[Brief]:
Using the records below, please work out how many lines contain "bore"; answer with the number alone.

[Saved data entries]:
====================

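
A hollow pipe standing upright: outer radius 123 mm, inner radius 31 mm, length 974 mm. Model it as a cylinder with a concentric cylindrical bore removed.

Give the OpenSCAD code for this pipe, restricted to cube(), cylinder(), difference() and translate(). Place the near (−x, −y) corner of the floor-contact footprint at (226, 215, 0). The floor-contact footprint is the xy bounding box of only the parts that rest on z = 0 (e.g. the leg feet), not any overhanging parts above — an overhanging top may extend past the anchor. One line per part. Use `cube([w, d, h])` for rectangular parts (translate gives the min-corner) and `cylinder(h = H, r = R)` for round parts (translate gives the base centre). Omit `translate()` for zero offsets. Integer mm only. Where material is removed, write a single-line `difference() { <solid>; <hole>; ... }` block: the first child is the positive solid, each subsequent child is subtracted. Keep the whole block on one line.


difference() { translate([349, 338, 0]) cylinder(h = 974, r = 123); translate([349, 338, 0]) cylinder(h = 974, r = 31); }


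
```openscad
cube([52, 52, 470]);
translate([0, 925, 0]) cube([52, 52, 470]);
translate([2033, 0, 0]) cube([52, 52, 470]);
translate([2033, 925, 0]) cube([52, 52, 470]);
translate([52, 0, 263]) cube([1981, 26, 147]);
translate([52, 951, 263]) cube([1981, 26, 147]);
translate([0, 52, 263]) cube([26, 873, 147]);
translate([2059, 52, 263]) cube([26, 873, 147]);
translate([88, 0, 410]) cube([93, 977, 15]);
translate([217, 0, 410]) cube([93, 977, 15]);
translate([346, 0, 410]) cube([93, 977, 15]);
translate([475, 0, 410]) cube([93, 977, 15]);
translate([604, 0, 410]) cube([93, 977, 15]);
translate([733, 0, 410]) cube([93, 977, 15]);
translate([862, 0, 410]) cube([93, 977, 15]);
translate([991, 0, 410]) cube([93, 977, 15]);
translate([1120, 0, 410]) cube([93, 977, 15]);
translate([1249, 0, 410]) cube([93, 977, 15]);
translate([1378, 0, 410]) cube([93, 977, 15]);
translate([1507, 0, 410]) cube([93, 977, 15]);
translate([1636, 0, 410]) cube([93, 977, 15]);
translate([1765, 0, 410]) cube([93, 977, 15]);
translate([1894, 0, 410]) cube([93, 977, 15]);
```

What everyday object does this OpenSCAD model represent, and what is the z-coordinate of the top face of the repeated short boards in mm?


A bed frame. The slat-top height is 425 mm.

Four posts, four rails, and a row of slats — a bed frame. Slats sit on the rails at z = 263 + 147 = 410; with slat thickness 15, the top is 425 mm.


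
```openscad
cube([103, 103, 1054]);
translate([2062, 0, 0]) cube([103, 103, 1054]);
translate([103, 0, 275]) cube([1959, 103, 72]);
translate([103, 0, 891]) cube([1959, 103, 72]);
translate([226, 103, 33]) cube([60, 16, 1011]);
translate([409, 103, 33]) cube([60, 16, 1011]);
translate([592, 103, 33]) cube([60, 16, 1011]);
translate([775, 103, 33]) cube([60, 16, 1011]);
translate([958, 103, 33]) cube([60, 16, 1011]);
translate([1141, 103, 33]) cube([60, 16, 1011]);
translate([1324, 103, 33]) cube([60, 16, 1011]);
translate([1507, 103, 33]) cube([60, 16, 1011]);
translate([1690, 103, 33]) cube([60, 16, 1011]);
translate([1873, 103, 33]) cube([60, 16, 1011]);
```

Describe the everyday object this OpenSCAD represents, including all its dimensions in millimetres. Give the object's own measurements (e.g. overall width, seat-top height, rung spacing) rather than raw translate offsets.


A fence section. Two 103×103 mm posts, 1054 mm tall, stand on the floor with a clear span of 1959 mm between their inner faces. Two horizontal rails of 103×72 mm section span the gap between the posts with their undersides at z = 275 mm and z = 891 mm, flush with the posts' −y face. 10 pickets, each 60 mm wide, 16 mm thick and 1011 mm tall, are fixed to the +y face of the rails with their bottoms at z = 33 mm, spaced across the span with a 123 mm gap after the −x post and between neighbouring pickets, with 129 mm left before the +x post.


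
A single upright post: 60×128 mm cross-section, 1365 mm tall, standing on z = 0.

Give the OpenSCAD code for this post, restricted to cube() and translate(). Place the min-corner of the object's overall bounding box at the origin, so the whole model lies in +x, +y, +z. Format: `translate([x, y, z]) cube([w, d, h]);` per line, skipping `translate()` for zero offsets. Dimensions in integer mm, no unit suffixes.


cube([60, 128, 1365]);


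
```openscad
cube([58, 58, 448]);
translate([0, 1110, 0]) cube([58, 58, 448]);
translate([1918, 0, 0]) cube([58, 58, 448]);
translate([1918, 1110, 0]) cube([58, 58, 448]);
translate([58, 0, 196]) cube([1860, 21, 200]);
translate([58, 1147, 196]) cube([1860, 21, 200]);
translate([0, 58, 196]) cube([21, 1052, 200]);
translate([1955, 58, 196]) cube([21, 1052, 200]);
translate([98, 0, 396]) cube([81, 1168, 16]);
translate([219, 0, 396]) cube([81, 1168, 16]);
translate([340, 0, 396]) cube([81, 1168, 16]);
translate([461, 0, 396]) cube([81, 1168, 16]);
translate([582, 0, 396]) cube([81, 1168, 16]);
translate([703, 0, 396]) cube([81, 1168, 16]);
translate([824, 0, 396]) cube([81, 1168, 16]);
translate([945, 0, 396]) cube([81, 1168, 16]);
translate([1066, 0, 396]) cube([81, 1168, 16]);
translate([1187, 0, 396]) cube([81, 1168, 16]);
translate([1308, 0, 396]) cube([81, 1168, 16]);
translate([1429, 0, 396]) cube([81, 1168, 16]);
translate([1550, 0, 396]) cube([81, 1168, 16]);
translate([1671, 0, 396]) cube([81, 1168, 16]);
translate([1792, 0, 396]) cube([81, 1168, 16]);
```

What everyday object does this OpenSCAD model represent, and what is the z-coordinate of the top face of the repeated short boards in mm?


A bed frame. The slat-top height is 412 mm.

Four posts, four rails, and a row of slats — a bed frame. Slats sit on the rails at z = 196 + 200 = 396; with slat thickness 16, the top is 412 mm.


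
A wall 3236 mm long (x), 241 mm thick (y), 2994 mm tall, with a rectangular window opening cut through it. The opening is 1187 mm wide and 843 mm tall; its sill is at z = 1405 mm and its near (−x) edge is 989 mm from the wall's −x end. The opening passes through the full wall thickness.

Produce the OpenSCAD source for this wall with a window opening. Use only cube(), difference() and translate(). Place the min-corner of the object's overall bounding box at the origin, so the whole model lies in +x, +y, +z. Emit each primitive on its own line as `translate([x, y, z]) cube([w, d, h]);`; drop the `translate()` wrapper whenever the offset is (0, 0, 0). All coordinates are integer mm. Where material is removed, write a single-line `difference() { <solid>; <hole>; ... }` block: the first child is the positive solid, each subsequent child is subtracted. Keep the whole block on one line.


difference() { cube([3236, 241, 2994]); translate([989, 0, 1405]) cube([1187, 241, 843]); }


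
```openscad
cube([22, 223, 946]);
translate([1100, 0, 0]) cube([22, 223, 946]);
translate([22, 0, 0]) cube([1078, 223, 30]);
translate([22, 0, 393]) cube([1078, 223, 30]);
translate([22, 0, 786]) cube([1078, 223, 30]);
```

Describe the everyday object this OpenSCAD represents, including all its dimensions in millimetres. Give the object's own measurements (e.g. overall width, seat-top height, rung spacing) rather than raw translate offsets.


An open bookshelf. Two side panels, each 22 mm thick, 223 mm deep and 946 mm tall, stand 1122 mm apart (outside-to-outside). Between them sit 3 shelves, each 30 mm thick and 223 mm deep, spanning the full gap between the sides. The bottom shelf rests on the floor (its underside at z = 0) and the clear gap between one shelf's top and the next shelf's underside is 363 mm.


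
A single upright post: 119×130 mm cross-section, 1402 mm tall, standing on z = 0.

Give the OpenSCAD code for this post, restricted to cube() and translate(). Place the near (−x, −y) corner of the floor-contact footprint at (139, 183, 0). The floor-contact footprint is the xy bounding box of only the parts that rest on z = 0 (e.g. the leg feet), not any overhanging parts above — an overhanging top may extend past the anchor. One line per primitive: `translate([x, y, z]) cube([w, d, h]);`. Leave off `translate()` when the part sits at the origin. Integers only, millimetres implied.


translate([139, 183, 0]) cube([119, 130, 1402]);


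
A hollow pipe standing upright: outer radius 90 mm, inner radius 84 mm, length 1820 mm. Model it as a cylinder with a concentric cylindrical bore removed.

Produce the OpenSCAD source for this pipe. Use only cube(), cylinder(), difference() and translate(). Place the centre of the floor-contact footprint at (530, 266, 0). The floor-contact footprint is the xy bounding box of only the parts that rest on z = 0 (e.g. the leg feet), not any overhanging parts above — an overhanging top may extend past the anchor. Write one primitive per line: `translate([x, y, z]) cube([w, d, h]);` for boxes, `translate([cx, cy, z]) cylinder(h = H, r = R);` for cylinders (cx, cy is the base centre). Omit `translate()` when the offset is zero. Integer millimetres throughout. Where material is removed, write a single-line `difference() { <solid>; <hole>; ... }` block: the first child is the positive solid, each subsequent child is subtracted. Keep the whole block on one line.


difference() { translate([530, 266, 0]) cylinder(h = 1820, r = 90); translate([530, 266, 0]) cylinder(h = 1820, r = 84); }


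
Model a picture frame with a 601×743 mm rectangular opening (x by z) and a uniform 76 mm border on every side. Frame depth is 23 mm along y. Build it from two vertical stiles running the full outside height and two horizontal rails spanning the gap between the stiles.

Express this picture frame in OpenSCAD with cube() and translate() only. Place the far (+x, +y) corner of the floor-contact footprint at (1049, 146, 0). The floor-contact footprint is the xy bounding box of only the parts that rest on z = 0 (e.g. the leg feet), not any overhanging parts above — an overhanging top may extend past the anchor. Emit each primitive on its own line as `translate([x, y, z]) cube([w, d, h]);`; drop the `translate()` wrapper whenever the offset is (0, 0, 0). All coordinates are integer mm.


translate([296, 123, 0]) cube([76, 23, 895]);
translate([973, 123, 0]) cube([76, 23, 895]);
translate([372, 123, 0]) cube([601, 23, 76]);
translate([372, 123, 819]) cube([601, 23, 76]);


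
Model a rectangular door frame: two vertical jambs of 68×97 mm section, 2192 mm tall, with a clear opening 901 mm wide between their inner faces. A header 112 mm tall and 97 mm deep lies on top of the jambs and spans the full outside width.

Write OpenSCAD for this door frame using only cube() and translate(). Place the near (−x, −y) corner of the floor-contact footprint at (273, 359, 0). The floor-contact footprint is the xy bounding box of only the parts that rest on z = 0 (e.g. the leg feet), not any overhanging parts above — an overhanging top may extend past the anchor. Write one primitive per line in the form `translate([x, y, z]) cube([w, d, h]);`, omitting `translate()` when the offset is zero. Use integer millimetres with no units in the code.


translate([273, 359, 0]) cube([68, 97, 2192]);
translate([1242, 359, 0]) cube([68, 97, 2192]);
translate([273, 359, 2192]) cube([1037, 97, 112]);


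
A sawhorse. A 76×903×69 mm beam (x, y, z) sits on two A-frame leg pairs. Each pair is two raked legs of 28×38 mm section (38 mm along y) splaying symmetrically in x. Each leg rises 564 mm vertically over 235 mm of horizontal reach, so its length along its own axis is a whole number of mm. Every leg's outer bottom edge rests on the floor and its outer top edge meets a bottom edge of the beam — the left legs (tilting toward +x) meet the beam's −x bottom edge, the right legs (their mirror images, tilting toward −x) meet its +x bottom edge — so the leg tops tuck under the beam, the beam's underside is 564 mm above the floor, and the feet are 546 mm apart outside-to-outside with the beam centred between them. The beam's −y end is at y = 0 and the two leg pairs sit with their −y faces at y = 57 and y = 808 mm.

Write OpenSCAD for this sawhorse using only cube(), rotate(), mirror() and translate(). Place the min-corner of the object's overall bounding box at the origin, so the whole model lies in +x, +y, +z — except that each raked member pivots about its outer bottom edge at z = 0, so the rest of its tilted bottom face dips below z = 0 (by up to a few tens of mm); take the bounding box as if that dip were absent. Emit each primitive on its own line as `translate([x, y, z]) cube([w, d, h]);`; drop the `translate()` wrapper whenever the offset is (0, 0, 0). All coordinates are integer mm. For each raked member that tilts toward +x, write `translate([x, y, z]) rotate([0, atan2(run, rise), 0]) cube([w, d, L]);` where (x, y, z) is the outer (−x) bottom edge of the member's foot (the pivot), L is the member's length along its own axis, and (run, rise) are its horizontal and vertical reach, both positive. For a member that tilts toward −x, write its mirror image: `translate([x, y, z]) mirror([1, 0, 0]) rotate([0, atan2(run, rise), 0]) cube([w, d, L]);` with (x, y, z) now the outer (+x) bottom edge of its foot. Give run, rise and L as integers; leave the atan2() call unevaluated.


// leg length = √(235² + 564²) = 611
// right-leg outer foot x = 2·235 + 76 = 546
// beam min-corner = (235, 0, 564)
translate([235, 0, 564]) cube([76, 903, 69]);
translate([0, 57, 0]) rotate([0, atan2(235, 564), 0]) cube([28, 38, 611]);
translate([546, 57, 0]) mirror([1, 0, 0]) rotate([0, atan2(235, 564), 0]) cube([28, 38, 611]);
translate([0, 808, 0]) rotate([0, atan2(235, 564), 0]) cube([28, 38, 611]);
translate([546, 808, 0]) mirror([1, 0, 0]) rotate([0, atan2(235, 564), 0]) cube([28, 38, 611]);


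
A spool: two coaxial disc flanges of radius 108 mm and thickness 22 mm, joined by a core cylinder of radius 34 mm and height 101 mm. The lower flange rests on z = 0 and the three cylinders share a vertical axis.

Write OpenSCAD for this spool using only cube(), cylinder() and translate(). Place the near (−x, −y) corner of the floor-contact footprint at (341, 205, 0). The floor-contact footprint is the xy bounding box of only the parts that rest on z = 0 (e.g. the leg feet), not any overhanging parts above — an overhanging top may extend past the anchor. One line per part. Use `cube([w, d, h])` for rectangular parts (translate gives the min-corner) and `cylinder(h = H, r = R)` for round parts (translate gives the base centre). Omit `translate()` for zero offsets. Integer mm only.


translate([449, 313, 0]) cylinder(h = 22, r = 108);
translate([449, 313, 22]) cylinder(h = 101, r = 34);
translate([449, 313, 123]) cylinder(h = 22, r = 108);


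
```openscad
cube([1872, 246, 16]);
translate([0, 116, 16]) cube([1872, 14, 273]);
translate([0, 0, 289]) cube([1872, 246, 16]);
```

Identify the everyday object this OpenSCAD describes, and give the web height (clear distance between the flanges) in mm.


An I-beam. The web height is 273 mm.

Two wide flanges with a thin centred web — an I-beam. Overall 305 mm minus two 16 mm flanges gives a web of 305 − 2·16 = 273 mm.


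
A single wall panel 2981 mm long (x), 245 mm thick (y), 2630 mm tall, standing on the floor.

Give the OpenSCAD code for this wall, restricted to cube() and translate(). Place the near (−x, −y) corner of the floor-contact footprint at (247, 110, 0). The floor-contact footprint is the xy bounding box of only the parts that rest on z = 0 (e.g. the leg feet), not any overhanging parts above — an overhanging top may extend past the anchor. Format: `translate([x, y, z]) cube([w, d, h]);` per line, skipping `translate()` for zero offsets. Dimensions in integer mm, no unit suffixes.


translate([247, 110, 0]) cube([2981, 245, 2630]);


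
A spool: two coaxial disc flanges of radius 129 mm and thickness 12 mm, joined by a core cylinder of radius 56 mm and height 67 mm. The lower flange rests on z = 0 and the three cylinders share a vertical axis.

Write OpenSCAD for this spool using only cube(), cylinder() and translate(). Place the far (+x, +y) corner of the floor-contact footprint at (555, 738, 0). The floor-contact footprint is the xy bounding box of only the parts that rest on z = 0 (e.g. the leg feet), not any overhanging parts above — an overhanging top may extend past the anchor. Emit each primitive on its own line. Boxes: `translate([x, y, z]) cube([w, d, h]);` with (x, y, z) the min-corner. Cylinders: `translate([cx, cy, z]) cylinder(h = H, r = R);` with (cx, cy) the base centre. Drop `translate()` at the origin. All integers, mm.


translate([426, 609, 0]) cylinder(h = 12, r = 129);
translate([426, 609, 12]) cylinder(h = 67, r = 56);
translate([426, 609, 79]) cylinder(h = 12, r = 129);


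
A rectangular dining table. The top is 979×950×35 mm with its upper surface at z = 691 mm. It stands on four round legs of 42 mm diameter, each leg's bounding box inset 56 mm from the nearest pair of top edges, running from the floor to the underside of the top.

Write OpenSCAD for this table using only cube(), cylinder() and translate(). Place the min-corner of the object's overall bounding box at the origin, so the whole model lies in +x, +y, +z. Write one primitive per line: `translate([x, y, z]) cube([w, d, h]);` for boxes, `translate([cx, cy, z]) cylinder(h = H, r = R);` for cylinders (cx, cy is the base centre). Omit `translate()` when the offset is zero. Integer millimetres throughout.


translate([0, 0, 656]) cube([979, 950, 35]);
translate([77, 77, 0]) cylinder(h = 656, r = 21);
translate([902, 77, 0]) cylinder(h = 656, r = 21);
translate([77, 873, 0]) cylinder(h = 656, r = 21);
translate([902, 873, 0]) cylinder(h = 656, r = 21);


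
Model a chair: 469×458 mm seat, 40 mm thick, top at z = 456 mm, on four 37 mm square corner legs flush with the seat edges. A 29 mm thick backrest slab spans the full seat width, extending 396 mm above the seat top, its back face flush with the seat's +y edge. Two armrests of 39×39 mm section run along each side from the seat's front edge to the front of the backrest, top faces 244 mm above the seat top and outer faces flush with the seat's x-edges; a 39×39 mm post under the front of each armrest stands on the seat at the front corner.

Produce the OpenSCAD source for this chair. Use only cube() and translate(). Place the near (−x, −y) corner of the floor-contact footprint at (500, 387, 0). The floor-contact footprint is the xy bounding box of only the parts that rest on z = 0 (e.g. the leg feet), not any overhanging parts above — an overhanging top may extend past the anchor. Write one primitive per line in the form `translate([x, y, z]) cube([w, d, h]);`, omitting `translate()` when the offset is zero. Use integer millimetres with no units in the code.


translate([500, 387, 416]) cube([469, 458, 40]);
translate([500, 387, 0]) cube([37, 37, 416]);
translate([932, 387, 0]) cube([37, 37, 416]);
translate([500, 808, 0]) cube([37, 37, 416]);
translate([932, 808, 0]) cube([37, 37, 416]);
translate([500, 816, 456]) cube([469, 29, 396]);
translate([500, 387, 661]) cube([39, 429, 39]);
translate([930, 387, 661]) cube([39, 429, 39]);
translate([500, 387, 456]) cube([39, 39, 205]);
translate([930, 387, 456]) cube([39, 39, 205]);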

====================

[Output of the task]:
2